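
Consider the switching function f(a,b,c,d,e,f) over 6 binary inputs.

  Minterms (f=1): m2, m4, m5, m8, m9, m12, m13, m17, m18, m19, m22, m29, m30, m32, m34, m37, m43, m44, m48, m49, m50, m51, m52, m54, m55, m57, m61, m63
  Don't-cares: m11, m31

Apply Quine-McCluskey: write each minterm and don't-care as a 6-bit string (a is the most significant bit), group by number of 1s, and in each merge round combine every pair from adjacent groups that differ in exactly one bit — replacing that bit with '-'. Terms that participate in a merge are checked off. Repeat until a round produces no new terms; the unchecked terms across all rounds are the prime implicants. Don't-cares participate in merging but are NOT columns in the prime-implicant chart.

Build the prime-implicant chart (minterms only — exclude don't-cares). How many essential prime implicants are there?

9

size-2^0 implicants → 000010(✓)  000100(✓)  000101(✓)  001000(✓)  001001(✓)  001011(✓)  001100(✓)  001101(✓)  010001(✓)  010010(✓)  010011(✓)  010110(✓)  011101(✓)  011110(✓)  011111(✓)  100000(✓)  100010(✓)  100101(✓)  101011(✓)  101100(✓)  110000(✓)  110001(✓)  110010(✓)  110011(✓)  110100(✓)  110110(✓)  110111(✓)  111001(✓)  111101(✓)  111111(✓)
size-2^1 implicants → -00010(✓)  -00101  -01011  -01100  -10001(✓)  -10010(✓)  -10011(✓)  -10110(✓)  -11101(✓)  -11111(✓)  0-0010(✓)  0-1101  00-100(✓)  00-101(✓)  00010-(✓)  001-00(✓)  001-01(✓)  0010-1  00100-(✓)  00110-(✓)  01-110  010-10(✓)  0100-1(✓)  01001-(✓)  0111-1(✓)  01111-  1-0000(✓)  1-0010(✓)  1000-0(✓)  11-001  11-111  110-00(✓)  110-10(✓)  110-11(✓)  1100-0(✓)  1100-1(✓)  11000-(✓)  11001-(✓)  1101-0(✓)  11011-(✓)  111-01  1111-1(✓)
size-2^2 implicants → --0010  -10-10  -100-1  -1001-  -111-1  00-10-  001-0-  1-00-0  110--0  110-1-  1100--
Unchecked terms (primes): --0010, -00101, -01011, -01100, -10-10, -100-1, -1001-, -111-1, 0-1101, 00-10-, 001-0-, 0010-1, 01-110, 01111-, 1-00-0, 11-001, 11-111, 110--0, 110-1-, 1100--, 111-01
Minterm coverage:
  m2 ⊆ --0010 [E]
  m4 ⊆ 00-10- [E]
  m5 ⊆ -00101,00-10-
  m8 ⊆ 001-0- [E]
  m9 ⊆ 001-0-,0010-1
  m12 ⊆ -01100,00-10-,001-0-
  m13 ⊆ 0-1101,00-10-,001-0-
  m17 ⊆ -100-1 [E]
  m18 ⊆ --0010,-10-10,-1001-
  m19 ⊆ -100-1,-1001-
  m22 ⊆ -10-10,01-110
  m29 ⊆ -111-1,0-1101
  m30 ⊆ 01-110,01111-
  m32 ⊆ 1-00-0 [E]
  m34 ⊆ --0010,1-00-0
  m37 ⊆ -00101 [E]
  m43 ⊆ -01011 [E]
  m44 ⊆ -01100 [E]
  m48 ⊆ 1-00-0,110--0,1100--
  m49 ⊆ -100-1,11-001,1100--
  m50 ⊆ --0010,-10-10,-1001-,1-00-0,110--0,110-1-,1100--
  m51 ⊆ -100-1,-1001-,110-1-,1100--
  m52 ⊆ 110--0 [E]
  m54 ⊆ -10-10,110--0,110-1-
  m55 ⊆ 11-111,110-1-
  m57 ⊆ 11-001,111-01
  m61 ⊆ -111-1,111-01
  m63 ⊆ -111-1,11-111
E = {--0010, -00101, -01011, -01100, -100-1, 00-10-, 001-0-, 1-00-0, 110--0}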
----
*Your task*: In the data above, start at the line that has "Don't-cares: m11, m31", stop after the line that has "Apply Quine-McCluskey: write", and print every line in between exactly as it stands.

*Response for this exercise*:
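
  Don't-cares: m11, m31

Apply Quine-McCluskey: write each minterm and don't-care as a 6-bit string (a is the most significant bit), group by number of 1s, and in each merge round combine every pair from adjacent groups that differ in exactly one bit — replacing that bit with '-'. Terms that participate in a merge are checked off. Repeat until a round produces no new terms; the unchecked terms across all rounds are the prime implicants. Don't-cares participate in merging but are NOT columns in the prime-implicant chart.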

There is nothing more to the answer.